Please reproduce the whole listing without altering anything.

• Dataset records
::::

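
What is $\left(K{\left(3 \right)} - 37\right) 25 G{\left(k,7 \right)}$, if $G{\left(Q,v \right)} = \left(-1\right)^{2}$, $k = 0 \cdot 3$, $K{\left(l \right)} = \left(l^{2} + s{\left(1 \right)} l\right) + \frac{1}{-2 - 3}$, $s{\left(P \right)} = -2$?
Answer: $-855$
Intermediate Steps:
$K{\left(l \right)} = - \frac{1}{5} + l^{2} - 2 l$ ($K{\left(l \right)} = \left(l^{2} - 2 l\right) + \frac{1}{-2 - 3} = \left(l^{2} - 2 l\right) + \frac{1}{-5} = \left(l^{2} - 2 l\right) - \frac{1}{5} = - \frac{1}{5} + l^{2} - 2 l$)
$k = 0$
$G{\left(Q,v \right)} = 1$
$\left(K{\left(3 \right)} - 37\right) 25 G{\left(k,7 \right)} = \left(\left(- \frac{1}{5} + 3^{2} - 6\right) - 37\right) 25 \cdot 1 = \left(\left(- \frac{1}{5} + 9 - 6\right) - 37\right) 25 \cdot 1 = \left(\frac{14}{5} - 37\right) 25 \cdot 1 = \left(- \frac{171}{5}\right) 25 \cdot 1 = \left(-855\right) 1 = -855$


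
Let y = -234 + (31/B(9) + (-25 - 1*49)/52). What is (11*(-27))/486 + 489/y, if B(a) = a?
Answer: -2656781/977094 ≈ -2.7191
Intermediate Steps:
y = -54283/234 (y = -234 + (31/9 + (-25 - 1*49)/52) = -234 + (31*(⅑) + (-25 - 49)*(1/52)) = -234 + (31/9 - 74*1/52) = -234 + (31/9 - 37/26) = -234 + 473/234 = -54283/234 ≈ -231.98)
(11*(-27))/486 + 489/y = (11*(-27))/486 + 489/(-54283/234) = -297*1/486 + 489*(-234/54283) = -11/18 - 114426/54283 = -2656781/977094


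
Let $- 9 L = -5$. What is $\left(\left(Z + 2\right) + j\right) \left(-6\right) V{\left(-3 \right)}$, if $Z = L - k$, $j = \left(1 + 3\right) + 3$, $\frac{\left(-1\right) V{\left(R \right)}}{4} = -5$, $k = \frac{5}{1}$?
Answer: $- \frac{1640}{3} \approx -546.67$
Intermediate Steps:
$L = \frac{5}{9}$ ($L = \left(- \frac{1}{9}\right) \left(-5\right) = \frac{5}{9} \approx 0.55556$)
$k = 5$ ($k = 5 \cdot 1 = 5$)
$V{\left(R \right)} = 20$ ($V{\left(R \right)} = \left(-4\right) \left(-5\right) = 20$)
$j = 7$ ($j = 4 + 3 = 7$)
$Z = - \frac{40}{9}$ ($Z = \frac{5}{9} - 5 = - \frac{40}{9} \approx -4.4444$)
$\left(\left(Z + 2\right) + j\right) \left(-6\right) V{\left(-3 \right)} = \left(\left(- \frac{40}{9} + 2\right) + 7\right) \left(-6\right) 20 = \left(- \frac{22}{9} + 7\right) \left(-6\right) 20 = \frac{41}{9} \left(-6\right) 20 = \left(- \frac{82}{3}\right) 20 = - \frac{1640}{3}$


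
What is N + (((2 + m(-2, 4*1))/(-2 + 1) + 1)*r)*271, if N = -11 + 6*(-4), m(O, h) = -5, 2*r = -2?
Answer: -1119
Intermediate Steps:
r = -1 (r = (1/2)*(-2) = -1)
N = -35 (N = -11 - 24 = -35)
N + (((2 + m(-2, 4*1))/(-2 + 1) + 1)*r)*271 = -35 + (((2 - 5)/(-2 + 1) + 1)*(-1))*271 = -35 + ((-3/(-1) + 1)*(-1))*271 = -35 + ((-3*(-1) + 1)*(-1))*271 = -35 + ((3 + 1)*(-1))*271 = -35 + (4*(-1))*271 = -35 - 4*271 = -35 - 1084 = -1119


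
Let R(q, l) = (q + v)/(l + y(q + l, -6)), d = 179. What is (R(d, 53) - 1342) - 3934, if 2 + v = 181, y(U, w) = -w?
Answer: -310926/59 ≈ -5269.9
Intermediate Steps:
v = 179 (v = -2 + 181 = 179)
R(q, l) = (179 + q)/(6 + l) (R(q, l) = (q + 179)/(l - 1*(-6)) = (179 + q)/(l + 6) = (179 + q)/(6 + l))
(R(d, 53) - 1342) - 3934 = ((179 + 179)/(6 + 53) - 1342) - 3934 = (358/59 - 1342) - 3934 = -78820/59 - 3934 = -310926/59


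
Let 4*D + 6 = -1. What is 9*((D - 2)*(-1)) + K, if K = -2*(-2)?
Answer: 151/4 ≈ 37.750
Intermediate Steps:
D = -7/4 (D = -3/2 + (¼)*(-1) = -3/2 - ¼ = -7/4 ≈ -1.7500)
K = 4
9*((D - 2)*(-1)) + K = 9*((-7/4 - 2)*(-1)) + 4 = 9*(-15/4*(-1)) + 4 = 9*(15/4) + 4 = 135/4 + 4 = 151/4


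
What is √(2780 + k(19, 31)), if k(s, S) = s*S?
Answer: √3369 ≈ 58.043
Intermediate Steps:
k(s, S) = S*s
√(2780 + k(19, 31)) = √(2780 + 31*19) = √(2780 + 589) = √3369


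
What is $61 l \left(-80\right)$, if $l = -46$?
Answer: $224480$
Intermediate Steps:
$61 l \left(-80\right) = 61 \left(-46\right) \left(-80\right) = \left(-2806\right) \left(-80\right) = 224480$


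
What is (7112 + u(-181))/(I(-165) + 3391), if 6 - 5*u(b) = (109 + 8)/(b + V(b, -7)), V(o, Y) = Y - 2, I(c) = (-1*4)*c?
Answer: 6757657/3848450 ≈ 1.7559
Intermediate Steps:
I(c) = -4*c
V(o, Y) = -2 + Y
u(b) = 6/5 - 117/(5*(-9 + b)) (u(b) = 6/5 - (109 + 8)/(5*(b + (-2 - 7))) = 6/5 - 117/(5*(b - 9)) = 6/5 - 117/(5*(-9 + b)))
(7112 + u(-181))/(I(-165) + 3391) = (7112 + 3*(-57 + 2*(-181))/(5*(-9 - 181)))/(-4*(-165) + 3391) = (7112 + (3/5)*(-57 - 362)/(-190))/(660 + 3391) = (7112 + (3/5)*(-1/190)*(-419))/4051 = (7112 + 1257/950)*(1/4051) = (6757657/950)*(1/4051) = 6757657/3848450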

::::

• Task solution
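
What is $\left(K{\left(3 \right)} - 37\right) 25 G{\left(k,7 \right)}$, if $G{\left(Q,v \right)} = \left(-1\right)^{2}$, $k = 0 \cdot 3$, $K{\left(l \right)} = \left(l^{2} + s{\left(1 \right)} l\right) + \frac{1}{-2 - 3}$, $s{\left(P \right)} = -2$?
Answer: $-855$
Intermediate Steps:
$K{\left(l \right)} = - \frac{1}{5} + l^{2} - 2 l$ ($K{\left(l \right)} = \left(l^{2} - 2 l\right) + \frac{1}{-2 - 3} = \left(l^{2} - 2 l\right) + \frac{1}{-5} = \left(l^{2} - 2 l\right) - \frac{1}{5} = - \frac{1}{5} + l^{2} - 2 l$)
$k = 0$
$G{\left(Q,v \right)} = 1$
$\left(K{\left(3 \right)} - 37\right) 25 G{\left(k,7 \right)} = \left(\left(- \frac{1}{5} + 3^{2} - 6\right) - 37\right) 25 \cdot 1 = \left(\left(- \frac{1}{5} + 9 - 6\right) - 37\right) 25 \cdot 1 = \left(\frac{14}{5} - 37\right) 25 \cdot 1 = \left(- \frac{171}{5}\right) 25 \cdot 1 = \left(-855\right) 1 = -855$


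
Let y = -234 + (31/B(9) + (-25 - 1*49)/52). What is (11*(-27))/486 + 489/y, if B(a) = a?
Answer: -2656781/977094 ≈ -2.7191
Intermediate Steps:
y = -54283/234 (y = -234 + (31/9 + (-25 - 1*49)/52) = -234 + (31*(⅑) + (-25 - 49)*(1/52)) = -234 + (31/9 - 74*1/52) = -234 + (31/9 - 37/26) = -234 + 473/234 = -54283/234 ≈ -231.98)
(11*(-27))/486 + 489/y = (11*(-27))/486 + 489/(-54283/234) = -297*1/486 + 489*(-234/54283) = -11/18 - 114426/54283 = -2656781/977094


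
Let $- 9 L = -5$. What is $\left(\left(Z + 2\right) + j\right) \left(-6\right) V{\left(-3 \right)}$, if $Z = L - k$, $j = \left(1 + 3\right) + 3$, $\frac{\left(-1\right) V{\left(R \right)}}{4} = -5$, $k = \frac{5}{1}$?
Answer: $- \frac{1640}{3} \approx -546.67$
Intermediate Steps:
$L = \frac{5}{9}$ ($L = \left(- \frac{1}{9}\right) \left(-5\right) = \frac{5}{9} \approx 0.55556$)
$k = 5$ ($k = 5 \cdot 1 = 5$)
$V{\left(R \right)} = 20$ ($V{\left(R \right)} = \left(-4\right) \left(-5\right) = 20$)
$j = 7$ ($j = 4 + 3 = 7$)
$Z = - \frac{40}{9}$ ($Z = \frac{5}{9} - 5 = - \frac{40}{9} \approx -4.4444$)
$\left(\left(Z + 2\right) + j\right) \left(-6\right) V{\left(-3 \right)} = \left(\left(- \frac{40}{9} + 2\right) + 7\right) \left(-6\right) 20 = \left(- \frac{22}{9} + 7\right) \left(-6\right) 20 = \frac{41}{9} \left(-6\right) 20 = \left(- \frac{82}{3}\right) 20 = - \frac{1640}{3}$


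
What is N + (((2 + m(-2, 4*1))/(-2 + 1) + 1)*r)*271, if N = -11 + 6*(-4), m(O, h) = -5, 2*r = -2?
Answer: -1119
Intermediate Steps:
r = -1 (r = (1/2)*(-2) = -1)
N = -35 (N = -11 - 24 = -35)
N + (((2 + m(-2, 4*1))/(-2 + 1) + 1)*r)*271 = -35 + (((2 - 5)/(-2 + 1) + 1)*(-1))*271 = -35 + ((-3/(-1) + 1)*(-1))*271 = -35 + ((-3*(-1) + 1)*(-1))*271 = -35 + ((3 + 1)*(-1))*271 = -35 + (4*(-1))*271 = -35 - 4*271 = -35 - 1084 = -1119


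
Let R(q, l) = (q + v)/(l + y(q + l, -6)), d = 179. What is (R(d, 53) - 1342) - 3934, if 2 + v = 181, y(U, w) = -w?
Answer: -310926/59 ≈ -5269.9
Intermediate Steps:
v = 179 (v = -2 + 181 = 179)
R(q, l) = (179 + q)/(6 + l) (R(q, l) = (q + 179)/(l - 1*(-6)) = (179 + q)/(l + 6) = (179 + q)/(6 + l))
(R(d, 53) - 1342) - 3934 = ((179 + 179)/(6 + 53) - 1342) - 3934 = (358/59 - 1342) - 3934 = -78820/59 - 3934 = -310926/59


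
Let 4*D + 6 = -1. What is 9*((D - 2)*(-1)) + K, if K = -2*(-2)?
Answer: 151/4 ≈ 37.750
Intermediate Steps:
D = -7/4 (D = -3/2 + (¼)*(-1) = -3/2 - ¼ = -7/4 ≈ -1.7500)
K = 4
9*((D - 2)*(-1)) + K = 9*((-7/4 - 2)*(-1)) + 4 = 9*(-15/4*(-1)) + 4 = 9*(15/4) + 4 = 135/4 + 4 = 151/4


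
What is √(2780 + k(19, 31)), if k(s, S) = s*S?
Answer: √3369 ≈ 58.043
Intermediate Steps:
k(s, S) = S*s
√(2780 + k(19, 31)) = √(2780 + 31*19) = √(2780 + 589) = √3369


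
What is $61 l \left(-80\right)$, if $l = -46$?
Answer: $224480$
Intermediate Steps:
$61 l \left(-80\right) = 61 \left(-46\right) \left(-80\right) = \left(-2806\right) \left(-80\right) = 224480$


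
What is (7112 + u(-181))/(I(-165) + 3391), if 6 - 5*u(b) = (109 + 8)/(b + V(b, -7)), V(o, Y) = Y - 2, I(c) = (-1*4)*c?
Answer: 6757657/3848450 ≈ 1.7559
Intermediate Steps:
I(c) = -4*c
V(o, Y) = -2 + Y
u(b) = 6/5 - 117/(5*(-9 + b)) (u(b) = 6/5 - (109 + 8)/(5*(b + (-2 - 7))) = 6/5 - 117/(5*(b - 9)) = 6/5 - 117/(5*(-9 + b)))
(7112 + u(-181))/(I(-165) + 3391) = (7112 + 3*(-57 + 2*(-181))/(5*(-9 - 181)))/(-4*(-165) + 3391) = (7112 + (3/5)*(-57 - 362)/(-190))/(660 + 3391) = (7112 + (3/5)*(-1/190)*(-419))/4051 = (7112 + 1257/950)*(1/4051) = (6757657/950)*(1/4051) = 6757657/3848450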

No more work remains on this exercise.